#### ACTIVITY
Using the data below, return the stretch from the line that contains "The Thurik ice" through the line that contains "- the Osteg", both included, exactly as it stands and nothing beyond it.

#### AVAILABLE DATA
########

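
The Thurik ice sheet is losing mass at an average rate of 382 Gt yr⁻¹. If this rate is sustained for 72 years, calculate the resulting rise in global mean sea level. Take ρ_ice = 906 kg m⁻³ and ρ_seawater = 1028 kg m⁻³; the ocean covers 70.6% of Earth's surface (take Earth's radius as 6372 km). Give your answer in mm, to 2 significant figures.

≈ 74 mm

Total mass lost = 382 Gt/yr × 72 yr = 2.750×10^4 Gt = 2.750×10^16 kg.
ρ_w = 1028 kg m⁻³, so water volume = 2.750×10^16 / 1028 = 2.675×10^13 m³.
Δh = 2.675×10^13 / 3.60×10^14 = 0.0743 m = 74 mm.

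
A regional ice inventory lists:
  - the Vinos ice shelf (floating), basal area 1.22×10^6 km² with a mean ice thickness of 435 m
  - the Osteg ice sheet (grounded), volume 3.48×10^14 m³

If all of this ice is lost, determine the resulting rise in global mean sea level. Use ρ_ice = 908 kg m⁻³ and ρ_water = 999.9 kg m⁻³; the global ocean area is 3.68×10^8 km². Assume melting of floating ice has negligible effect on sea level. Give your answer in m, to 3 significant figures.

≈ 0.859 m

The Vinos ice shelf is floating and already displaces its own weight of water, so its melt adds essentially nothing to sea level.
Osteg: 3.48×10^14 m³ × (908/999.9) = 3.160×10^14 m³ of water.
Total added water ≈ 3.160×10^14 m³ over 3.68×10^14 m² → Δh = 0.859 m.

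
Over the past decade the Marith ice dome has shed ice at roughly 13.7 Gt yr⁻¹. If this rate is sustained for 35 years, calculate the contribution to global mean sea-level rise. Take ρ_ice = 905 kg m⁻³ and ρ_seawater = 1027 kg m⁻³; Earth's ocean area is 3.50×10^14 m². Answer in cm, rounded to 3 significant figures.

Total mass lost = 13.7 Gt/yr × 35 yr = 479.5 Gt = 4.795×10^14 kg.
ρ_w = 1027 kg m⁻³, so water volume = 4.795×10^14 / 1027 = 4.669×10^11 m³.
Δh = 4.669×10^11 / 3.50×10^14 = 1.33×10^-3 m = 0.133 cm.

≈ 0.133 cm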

########

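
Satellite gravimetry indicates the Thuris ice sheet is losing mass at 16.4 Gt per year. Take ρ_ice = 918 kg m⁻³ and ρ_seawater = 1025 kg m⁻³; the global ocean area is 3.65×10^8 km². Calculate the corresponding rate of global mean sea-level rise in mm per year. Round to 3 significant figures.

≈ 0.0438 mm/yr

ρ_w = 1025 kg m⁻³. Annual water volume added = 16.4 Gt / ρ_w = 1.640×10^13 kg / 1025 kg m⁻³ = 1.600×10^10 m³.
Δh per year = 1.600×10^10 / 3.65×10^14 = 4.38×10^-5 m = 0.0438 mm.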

########

#### TASK ANSWER
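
The Thurik ice sheet is losing mass at an average rate of 382 Gt yr⁻¹. If this rate is sustained for 72 years, calculate the resulting rise in global mean sea level. Take ρ_ice = 906 kg m⁻³ and ρ_seawater = 1028 kg m⁻³; the ocean covers 70.6% of Earth's surface (take Earth's radius as 6372 km). Give your answer in mm, to 2 significant figures.

≈ 74 mm

Total mass lost = 382 Gt/yr × 72 yr = 2.750×10^4 Gt = 2.750×10^16 kg.
ρ_w = 1028 kg m⁻³, so water volume = 2.750×10^16 / 1028 = 2.675×10^13 m³.
Δh = 2.675×10^13 / 3.60×10^14 = 0.0743 m = 74 mm.

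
A regional ice inventory lists:
  - the Vinos ice shelf (floating), basal area 1.22×10^6 km² with a mean ice thickness of 435 m
  - the Osteg ice sheet (grounded), volume 3.48×10^14 m³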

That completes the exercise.